In the following material, identify every line holding the string "length" and return it.

**INPUT MATERIAL:**
***

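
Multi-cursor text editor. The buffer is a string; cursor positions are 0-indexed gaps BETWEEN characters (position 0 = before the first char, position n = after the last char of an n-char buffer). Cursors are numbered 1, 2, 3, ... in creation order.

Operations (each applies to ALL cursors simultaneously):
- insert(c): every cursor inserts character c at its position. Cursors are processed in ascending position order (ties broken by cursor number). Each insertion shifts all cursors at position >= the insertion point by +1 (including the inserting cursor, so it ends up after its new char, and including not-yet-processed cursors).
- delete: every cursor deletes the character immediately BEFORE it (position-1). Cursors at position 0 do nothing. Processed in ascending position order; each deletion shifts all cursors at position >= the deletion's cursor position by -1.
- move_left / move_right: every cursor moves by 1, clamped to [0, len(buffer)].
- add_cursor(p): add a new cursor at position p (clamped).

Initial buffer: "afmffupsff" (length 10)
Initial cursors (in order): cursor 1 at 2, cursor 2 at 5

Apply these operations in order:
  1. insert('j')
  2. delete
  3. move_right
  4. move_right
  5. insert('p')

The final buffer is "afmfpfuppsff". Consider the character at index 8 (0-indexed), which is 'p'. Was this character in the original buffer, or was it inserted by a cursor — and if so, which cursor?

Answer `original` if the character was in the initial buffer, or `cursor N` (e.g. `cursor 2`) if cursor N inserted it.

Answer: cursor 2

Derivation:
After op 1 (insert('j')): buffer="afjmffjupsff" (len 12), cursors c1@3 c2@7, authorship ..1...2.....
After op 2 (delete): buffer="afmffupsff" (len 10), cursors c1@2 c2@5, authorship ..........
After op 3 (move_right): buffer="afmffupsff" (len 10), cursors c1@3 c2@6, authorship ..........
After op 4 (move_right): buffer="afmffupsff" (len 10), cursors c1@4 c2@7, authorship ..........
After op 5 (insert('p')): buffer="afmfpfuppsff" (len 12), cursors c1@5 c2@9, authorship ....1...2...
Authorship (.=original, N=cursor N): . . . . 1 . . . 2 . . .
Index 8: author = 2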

***

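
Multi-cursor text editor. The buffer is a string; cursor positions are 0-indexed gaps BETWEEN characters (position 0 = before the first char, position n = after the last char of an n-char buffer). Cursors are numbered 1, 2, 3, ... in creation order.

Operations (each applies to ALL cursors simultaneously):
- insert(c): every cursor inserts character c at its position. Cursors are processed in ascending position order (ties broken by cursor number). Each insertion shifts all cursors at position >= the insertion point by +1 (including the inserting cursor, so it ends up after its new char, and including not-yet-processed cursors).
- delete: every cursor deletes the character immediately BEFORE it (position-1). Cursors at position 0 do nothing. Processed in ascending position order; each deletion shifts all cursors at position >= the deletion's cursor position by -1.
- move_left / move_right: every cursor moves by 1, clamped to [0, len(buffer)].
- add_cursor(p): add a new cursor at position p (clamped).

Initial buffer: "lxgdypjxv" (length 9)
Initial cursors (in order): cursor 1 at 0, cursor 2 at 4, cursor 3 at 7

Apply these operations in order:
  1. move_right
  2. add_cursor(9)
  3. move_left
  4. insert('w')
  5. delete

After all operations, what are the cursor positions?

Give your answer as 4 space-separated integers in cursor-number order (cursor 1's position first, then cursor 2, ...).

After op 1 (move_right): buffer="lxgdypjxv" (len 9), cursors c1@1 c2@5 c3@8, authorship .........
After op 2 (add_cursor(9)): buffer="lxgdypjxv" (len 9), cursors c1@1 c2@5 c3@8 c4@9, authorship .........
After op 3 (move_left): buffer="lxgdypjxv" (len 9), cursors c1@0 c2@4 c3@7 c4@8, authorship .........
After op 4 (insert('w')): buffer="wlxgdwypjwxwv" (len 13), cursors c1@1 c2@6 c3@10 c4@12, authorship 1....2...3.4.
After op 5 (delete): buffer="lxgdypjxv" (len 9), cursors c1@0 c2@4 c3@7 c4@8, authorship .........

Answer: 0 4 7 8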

***

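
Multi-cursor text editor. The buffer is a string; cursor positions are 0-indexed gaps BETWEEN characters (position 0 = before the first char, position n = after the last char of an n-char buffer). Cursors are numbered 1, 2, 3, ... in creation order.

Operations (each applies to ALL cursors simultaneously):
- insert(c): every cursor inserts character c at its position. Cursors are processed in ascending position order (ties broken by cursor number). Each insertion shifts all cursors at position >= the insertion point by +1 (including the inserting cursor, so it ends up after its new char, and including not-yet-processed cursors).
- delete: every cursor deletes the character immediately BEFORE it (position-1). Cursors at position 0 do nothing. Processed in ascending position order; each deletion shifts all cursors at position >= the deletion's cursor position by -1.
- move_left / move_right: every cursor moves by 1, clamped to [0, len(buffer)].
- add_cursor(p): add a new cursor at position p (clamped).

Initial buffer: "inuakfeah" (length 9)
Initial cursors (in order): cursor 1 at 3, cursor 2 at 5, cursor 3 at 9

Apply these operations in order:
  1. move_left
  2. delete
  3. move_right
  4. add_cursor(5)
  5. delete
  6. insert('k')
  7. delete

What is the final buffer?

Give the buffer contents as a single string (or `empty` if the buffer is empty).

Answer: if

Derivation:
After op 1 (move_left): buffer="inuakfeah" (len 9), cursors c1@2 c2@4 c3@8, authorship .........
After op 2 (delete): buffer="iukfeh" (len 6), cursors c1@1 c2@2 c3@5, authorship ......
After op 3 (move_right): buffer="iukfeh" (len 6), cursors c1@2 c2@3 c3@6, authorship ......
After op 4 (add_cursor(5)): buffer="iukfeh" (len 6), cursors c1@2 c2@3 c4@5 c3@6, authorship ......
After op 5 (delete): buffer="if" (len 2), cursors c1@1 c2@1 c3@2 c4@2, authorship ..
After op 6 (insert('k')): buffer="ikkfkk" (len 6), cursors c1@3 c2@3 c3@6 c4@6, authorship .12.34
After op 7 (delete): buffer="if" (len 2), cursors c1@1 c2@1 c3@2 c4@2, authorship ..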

***

**RESPONSE FOR THIS EXERCISE:**
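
Initial buffer: "afmffupsff" (length 10)
Initial buffer: "lxgdypjxv" (length 9)
Initial buffer: "inuakfeah" (length 9)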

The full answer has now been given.